----- MATERIAL FOR THIS EXERCISE -----
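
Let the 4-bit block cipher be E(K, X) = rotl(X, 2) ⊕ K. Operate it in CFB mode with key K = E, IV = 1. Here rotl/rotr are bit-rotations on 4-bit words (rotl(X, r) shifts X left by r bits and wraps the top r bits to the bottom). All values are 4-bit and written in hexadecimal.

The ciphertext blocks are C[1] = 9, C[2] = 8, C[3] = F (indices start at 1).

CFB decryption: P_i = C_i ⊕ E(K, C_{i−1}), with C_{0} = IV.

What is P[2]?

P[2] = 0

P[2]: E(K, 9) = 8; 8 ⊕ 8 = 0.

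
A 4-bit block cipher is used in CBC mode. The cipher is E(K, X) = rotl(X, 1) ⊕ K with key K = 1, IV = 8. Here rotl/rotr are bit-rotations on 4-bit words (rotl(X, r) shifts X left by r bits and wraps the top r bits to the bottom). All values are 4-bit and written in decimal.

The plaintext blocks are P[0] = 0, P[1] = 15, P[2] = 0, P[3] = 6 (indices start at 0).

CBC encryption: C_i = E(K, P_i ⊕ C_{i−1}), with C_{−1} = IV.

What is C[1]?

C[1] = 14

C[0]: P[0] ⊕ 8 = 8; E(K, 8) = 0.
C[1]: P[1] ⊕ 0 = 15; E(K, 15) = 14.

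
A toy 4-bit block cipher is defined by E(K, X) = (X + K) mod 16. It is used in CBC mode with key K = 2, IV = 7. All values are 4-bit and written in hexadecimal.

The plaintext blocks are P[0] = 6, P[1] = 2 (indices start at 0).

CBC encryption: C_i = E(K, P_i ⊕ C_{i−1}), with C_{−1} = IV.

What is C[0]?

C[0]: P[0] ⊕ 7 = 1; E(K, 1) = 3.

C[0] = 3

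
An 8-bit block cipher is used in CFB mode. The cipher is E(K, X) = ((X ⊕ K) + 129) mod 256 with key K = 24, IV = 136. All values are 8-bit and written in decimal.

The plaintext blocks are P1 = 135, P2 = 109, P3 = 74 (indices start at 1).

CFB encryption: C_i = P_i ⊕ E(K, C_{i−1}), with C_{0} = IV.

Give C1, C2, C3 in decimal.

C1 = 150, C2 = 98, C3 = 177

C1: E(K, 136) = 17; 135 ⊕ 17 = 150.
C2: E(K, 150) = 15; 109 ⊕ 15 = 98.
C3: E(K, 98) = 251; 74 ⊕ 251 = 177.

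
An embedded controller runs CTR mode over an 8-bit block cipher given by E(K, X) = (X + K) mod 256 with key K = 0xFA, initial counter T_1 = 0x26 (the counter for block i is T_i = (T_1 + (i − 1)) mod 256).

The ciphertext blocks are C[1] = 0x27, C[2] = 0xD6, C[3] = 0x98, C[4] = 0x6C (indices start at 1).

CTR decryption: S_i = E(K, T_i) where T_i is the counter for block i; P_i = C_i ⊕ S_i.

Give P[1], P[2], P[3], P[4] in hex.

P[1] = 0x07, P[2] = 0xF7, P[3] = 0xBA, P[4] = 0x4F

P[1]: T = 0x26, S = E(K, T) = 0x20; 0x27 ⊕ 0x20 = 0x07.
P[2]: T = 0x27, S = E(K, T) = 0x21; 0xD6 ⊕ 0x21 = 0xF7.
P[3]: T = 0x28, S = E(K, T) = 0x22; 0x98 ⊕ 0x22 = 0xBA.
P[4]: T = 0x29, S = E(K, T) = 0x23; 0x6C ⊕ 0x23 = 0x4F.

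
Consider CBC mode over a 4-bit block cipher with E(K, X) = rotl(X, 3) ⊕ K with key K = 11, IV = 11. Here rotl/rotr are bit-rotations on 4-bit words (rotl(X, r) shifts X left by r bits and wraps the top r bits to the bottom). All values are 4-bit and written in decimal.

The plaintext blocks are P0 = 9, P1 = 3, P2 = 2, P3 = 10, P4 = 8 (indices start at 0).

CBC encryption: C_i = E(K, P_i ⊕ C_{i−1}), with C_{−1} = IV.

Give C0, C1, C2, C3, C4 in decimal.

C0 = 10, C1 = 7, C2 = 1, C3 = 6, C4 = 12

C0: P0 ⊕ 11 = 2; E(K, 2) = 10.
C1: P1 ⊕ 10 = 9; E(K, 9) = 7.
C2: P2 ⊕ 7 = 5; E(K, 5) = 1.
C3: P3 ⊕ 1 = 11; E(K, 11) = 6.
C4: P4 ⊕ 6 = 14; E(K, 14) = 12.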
-----
----- MATERIAL FOR THIS EXERCISE -----
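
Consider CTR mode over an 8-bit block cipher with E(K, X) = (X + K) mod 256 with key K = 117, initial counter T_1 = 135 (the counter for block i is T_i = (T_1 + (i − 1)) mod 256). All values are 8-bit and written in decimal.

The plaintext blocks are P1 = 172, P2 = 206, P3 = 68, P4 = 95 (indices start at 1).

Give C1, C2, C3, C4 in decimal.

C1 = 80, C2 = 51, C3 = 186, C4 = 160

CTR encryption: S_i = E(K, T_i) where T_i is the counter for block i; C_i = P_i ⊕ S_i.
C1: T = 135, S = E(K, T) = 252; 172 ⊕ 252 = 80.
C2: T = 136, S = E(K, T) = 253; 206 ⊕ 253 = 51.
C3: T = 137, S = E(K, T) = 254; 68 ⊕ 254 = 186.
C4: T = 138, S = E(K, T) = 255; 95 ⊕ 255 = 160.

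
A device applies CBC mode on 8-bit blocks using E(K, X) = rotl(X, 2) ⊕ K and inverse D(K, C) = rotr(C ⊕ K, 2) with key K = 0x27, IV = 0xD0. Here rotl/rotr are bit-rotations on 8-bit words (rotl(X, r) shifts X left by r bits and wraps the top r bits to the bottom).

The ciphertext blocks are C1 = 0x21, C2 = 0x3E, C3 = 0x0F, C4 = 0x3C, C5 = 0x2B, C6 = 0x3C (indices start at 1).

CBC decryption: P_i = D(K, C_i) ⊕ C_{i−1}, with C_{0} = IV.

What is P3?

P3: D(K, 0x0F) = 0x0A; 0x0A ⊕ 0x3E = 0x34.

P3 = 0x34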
-----
Number of lines above containing the word "initial": state it and add nothing else.

2